------ Data to use ------

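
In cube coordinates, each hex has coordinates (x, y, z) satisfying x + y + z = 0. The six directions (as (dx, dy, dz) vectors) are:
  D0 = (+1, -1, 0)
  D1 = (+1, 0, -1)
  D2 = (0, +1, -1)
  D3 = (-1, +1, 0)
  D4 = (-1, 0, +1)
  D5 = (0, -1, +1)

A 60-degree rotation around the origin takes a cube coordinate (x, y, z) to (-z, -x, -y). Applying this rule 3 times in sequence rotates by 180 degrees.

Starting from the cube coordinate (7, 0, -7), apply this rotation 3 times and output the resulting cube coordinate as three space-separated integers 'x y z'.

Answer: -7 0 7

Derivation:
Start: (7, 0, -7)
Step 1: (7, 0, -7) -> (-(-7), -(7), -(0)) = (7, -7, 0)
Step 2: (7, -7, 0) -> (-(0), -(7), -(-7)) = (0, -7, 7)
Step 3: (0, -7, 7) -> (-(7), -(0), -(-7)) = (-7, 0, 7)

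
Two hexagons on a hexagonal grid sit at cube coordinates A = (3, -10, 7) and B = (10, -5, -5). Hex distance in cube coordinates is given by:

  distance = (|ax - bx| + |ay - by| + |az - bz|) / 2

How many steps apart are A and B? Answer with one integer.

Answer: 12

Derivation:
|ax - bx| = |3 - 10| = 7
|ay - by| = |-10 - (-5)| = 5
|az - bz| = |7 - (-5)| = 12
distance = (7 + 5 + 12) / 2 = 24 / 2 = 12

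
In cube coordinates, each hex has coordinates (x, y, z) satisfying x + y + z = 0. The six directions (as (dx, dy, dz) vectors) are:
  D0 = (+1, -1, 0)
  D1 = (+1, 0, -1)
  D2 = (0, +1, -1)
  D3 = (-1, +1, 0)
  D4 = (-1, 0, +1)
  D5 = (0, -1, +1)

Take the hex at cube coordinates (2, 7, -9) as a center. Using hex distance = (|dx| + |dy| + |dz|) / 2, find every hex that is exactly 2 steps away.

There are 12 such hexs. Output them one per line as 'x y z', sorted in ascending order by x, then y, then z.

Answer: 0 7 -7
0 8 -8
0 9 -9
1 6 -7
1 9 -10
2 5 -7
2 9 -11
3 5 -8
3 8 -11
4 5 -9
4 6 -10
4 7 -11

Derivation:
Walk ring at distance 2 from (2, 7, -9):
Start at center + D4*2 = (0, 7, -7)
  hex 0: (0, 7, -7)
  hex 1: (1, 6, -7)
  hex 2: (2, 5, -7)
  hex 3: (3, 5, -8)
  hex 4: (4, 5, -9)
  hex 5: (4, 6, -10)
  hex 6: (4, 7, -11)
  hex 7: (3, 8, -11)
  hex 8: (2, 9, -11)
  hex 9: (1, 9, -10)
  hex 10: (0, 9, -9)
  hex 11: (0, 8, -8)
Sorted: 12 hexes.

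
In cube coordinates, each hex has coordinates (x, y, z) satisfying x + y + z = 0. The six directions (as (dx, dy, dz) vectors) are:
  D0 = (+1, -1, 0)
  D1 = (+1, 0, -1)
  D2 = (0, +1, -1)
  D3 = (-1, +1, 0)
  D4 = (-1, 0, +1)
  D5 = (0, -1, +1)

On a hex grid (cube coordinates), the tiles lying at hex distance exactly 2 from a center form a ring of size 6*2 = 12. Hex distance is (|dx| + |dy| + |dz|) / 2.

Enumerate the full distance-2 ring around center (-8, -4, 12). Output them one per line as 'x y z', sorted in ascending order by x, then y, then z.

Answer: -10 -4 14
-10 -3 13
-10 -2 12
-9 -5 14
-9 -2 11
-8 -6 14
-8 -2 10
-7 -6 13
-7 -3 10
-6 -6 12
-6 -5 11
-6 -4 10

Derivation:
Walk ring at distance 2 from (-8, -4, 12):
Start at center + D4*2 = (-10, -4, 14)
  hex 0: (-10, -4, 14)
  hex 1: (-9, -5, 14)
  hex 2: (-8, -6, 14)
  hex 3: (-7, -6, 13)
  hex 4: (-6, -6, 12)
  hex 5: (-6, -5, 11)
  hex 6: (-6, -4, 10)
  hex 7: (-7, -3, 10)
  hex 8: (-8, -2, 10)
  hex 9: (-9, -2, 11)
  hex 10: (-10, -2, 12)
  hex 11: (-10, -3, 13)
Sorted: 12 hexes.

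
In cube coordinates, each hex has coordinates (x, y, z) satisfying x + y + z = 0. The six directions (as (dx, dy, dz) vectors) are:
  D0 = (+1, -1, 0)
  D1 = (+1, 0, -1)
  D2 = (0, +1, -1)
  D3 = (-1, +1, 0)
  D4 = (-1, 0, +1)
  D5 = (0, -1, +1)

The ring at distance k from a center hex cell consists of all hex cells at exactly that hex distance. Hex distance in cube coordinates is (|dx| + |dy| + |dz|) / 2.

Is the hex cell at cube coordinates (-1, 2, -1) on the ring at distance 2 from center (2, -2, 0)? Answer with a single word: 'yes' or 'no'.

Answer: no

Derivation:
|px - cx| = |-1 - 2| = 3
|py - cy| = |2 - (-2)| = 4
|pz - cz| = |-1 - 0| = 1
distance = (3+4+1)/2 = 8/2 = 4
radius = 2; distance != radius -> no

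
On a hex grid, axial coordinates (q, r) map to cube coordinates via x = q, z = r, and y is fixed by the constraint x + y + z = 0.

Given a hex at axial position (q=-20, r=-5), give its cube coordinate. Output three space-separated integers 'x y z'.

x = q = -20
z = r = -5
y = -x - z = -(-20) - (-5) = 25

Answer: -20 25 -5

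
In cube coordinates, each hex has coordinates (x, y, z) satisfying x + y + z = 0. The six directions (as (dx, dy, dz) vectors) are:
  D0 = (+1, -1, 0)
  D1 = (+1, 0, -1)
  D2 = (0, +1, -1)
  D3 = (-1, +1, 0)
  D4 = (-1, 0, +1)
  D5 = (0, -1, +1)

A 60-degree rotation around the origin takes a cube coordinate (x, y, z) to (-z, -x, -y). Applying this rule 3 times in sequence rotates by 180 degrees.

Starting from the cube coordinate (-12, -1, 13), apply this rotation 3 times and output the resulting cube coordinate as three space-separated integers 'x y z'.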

------

* What the exercise asks *
Without skipping anything, transcribe every line above exactly.

* Solution to the problem *
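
In cube coordinates, each hex has coordinates (x, y, z) satisfying x + y + z = 0. The six directions (as (dx, dy, dz) vectors) are:
  D0 = (+1, -1, 0)
  D1 = (+1, 0, -1)
  D2 = (0, +1, -1)
  D3 = (-1, +1, 0)
  D4 = (-1, 0, +1)
  D5 = (0, -1, +1)

A 60-degree rotation around the origin takes a cube coordinate (x, y, z) to (-z, -x, -y). Applying this rule 3 times in sequence rotates by 180 degrees.

Starting from the cube coordinate (7, 0, -7), apply this rotation 3 times and output the resulting cube coordinate as three space-separated integers 'x y z'.

Answer: -7 0 7

Derivation:
Start: (7, 0, -7)
Step 1: (7, 0, -7) -> (-(-7), -(7), -(0)) = (7, -7, 0)
Step 2: (7, -7, 0) -> (-(0), -(7), -(-7)) = (0, -7, 7)
Step 3: (0, -7, 7) -> (-(7), -(0), -(-7)) = (-7, 0, 7)

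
Two hexagons on a hexagonal grid sit at cube coordinates A = (3, -10, 7) and B = (10, -5, -5). Hex distance in cube coordinates is given by:

  distance = (|ax - bx| + |ay - by| + |az - bz|) / 2

How many steps apart are A and B? Answer with one integer.

Answer: 12

Derivation:
|ax - bx| = |3 - 10| = 7
|ay - by| = |-10 - (-5)| = 5
|az - bz| = |7 - (-5)| = 12
distance = (7 + 5 + 12) / 2 = 24 / 2 = 12

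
In cube coordinates, each hex has coordinates (x, y, z) satisfying x + y + z = 0. The six directions (as (dx, dy, dz) vectors) are:
  D0 = (+1, -1, 0)
  D1 = (+1, 0, -1)
  D2 = (0, +1, -1)
  D3 = (-1, +1, 0)
  D4 = (-1, 0, +1)
  D5 = (0, -1, +1)

Take the hex at cube coordinates (2, 7, -9) as a center. Using hex distance = (|dx| + |dy| + |dz|) / 2, find every hex that is exactly 2 steps away.

There are 12 such hexs. Output them one per line as 'x y z', sorted in ascending order by x, then y, then z.

Answer: 0 7 -7
0 8 -8
0 9 -9
1 6 -7
1 9 -10
2 5 -7
2 9 -11
3 5 -8
3 8 -11
4 5 -9
4 6 -10
4 7 -11

Derivation:
Walk ring at distance 2 from (2, 7, -9):
Start at center + D4*2 = (0, 7, -7)
  hex 0: (0, 7, -7)
  hex 1: (1, 6, -7)
  hex 2: (2, 5, -7)
  hex 3: (3, 5, -8)
  hex 4: (4, 5, -9)
  hex 5: (4, 6, -10)
  hex 6: (4, 7, -11)
  hex 7: (3, 8, -11)
  hex 8: (2, 9, -11)
  hex 9: (1, 9, -10)
  hex 10: (0, 9, -9)
  hex 11: (0, 8, -8)
Sorted: 12 hexes.

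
In cube coordinates, each hex has coordinates (x, y, z) satisfying x + y + z = 0. The six directions (as (dx, dy, dz) vectors) are:
  D0 = (+1, -1, 0)
  D1 = (+1, 0, -1)
  D2 = (0, +1, -1)
  D3 = (-1, +1, 0)
  D4 = (-1, 0, +1)
  D5 = (0, -1, +1)

On a hex grid (cube coordinates), the tiles lying at hex distance exactly 2 from a center form a ring of size 6*2 = 12. Hex distance is (|dx| + |dy| + |dz|) / 2.

Enumerate the full distance-2 ring around center (-8, -4, 12). Output them one per line as 'x y z', sorted in ascending order by x, then y, then z.

Answer: -10 -4 14
-10 -3 13
-10 -2 12
-9 -5 14
-9 -2 11
-8 -6 14
-8 -2 10
-7 -6 13
-7 -3 10
-6 -6 12
-6 -5 11
-6 -4 10

Derivation:
Walk ring at distance 2 from (-8, -4, 12):
Start at center + D4*2 = (-10, -4, 14)
  hex 0: (-10, -4, 14)
  hex 1: (-9, -5, 14)
  hex 2: (-8, -6, 14)
  hex 3: (-7, -6, 13)
  hex 4: (-6, -6, 12)
  hex 5: (-6, -5, 11)
  hex 6: (-6, -4, 10)
  hex 7: (-7, -3, 10)
  hex 8: (-8, -2, 10)
  hex 9: (-9, -2, 11)
  hex 10: (-10, -2, 12)
  hex 11: (-10, -3, 13)
Sorted: 12 hexes.

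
In cube coordinates, each hex has coordinates (x, y, z) satisfying x + y + z = 0. The six directions (as (dx, dy, dz) vectors) are:
  D0 = (+1, -1, 0)
  D1 = (+1, 0, -1)
  D2 = (0, +1, -1)
  D3 = (-1, +1, 0)
  D4 = (-1, 0, +1)
  D5 = (0, -1, +1)

The ring at distance k from a center hex cell consists of all hex cells at exactly that hex distance. Hex distance in cube coordinates is (|dx| + |dy| + |dz|) / 2.

Is the hex cell at cube coordinates (-1, 2, -1) on the ring at distance 2 from center (2, -2, 0)? Answer with a single word: 'yes' or 'no'.

Answer: no

Derivation:
|px - cx| = |-1 - 2| = 3
|py - cy| = |2 - (-2)| = 4
|pz - cz| = |-1 - 0| = 1
distance = (3+4+1)/2 = 8/2 = 4
radius = 2; distance != radius -> no

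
On a hex grid, axial coordinates (q, r) map to cube coordinates via x = q, z = r, and y is fixed by the constraint x + y + z = 0.

Given a hex at axial position (q=-20, r=-5), give its cube coordinate. Output three space-separated integers 'x y z'.

x = q = -20
z = r = -5
y = -x - z = -(-20) - (-5) = 25

Answer: -20 25 -5

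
In cube coordinates, each hex has coordinates (x, y, z) satisfying x + y + z = 0. The six directions (as (dx, dy, dz) vectors) are:
  D0 = (+1, -1, 0)
  D1 = (+1, 0, -1)
  D2 = (0, +1, -1)
  D3 = (-1, +1, 0)
  D4 = (-1, 0, +1)
  D5 = (0, -1, +1)

A 60-degree rotation around the origin takes a cube coordinate (x, y, z) to (-z, -x, -y). Applying this rule 3 times in sequence rotates by 180 degrees.

Starting from the cube coordinate (-12, -1, 13), apply this rotation 3 times and output the resulting cube coordinate as three space-separated integers 'x y z'.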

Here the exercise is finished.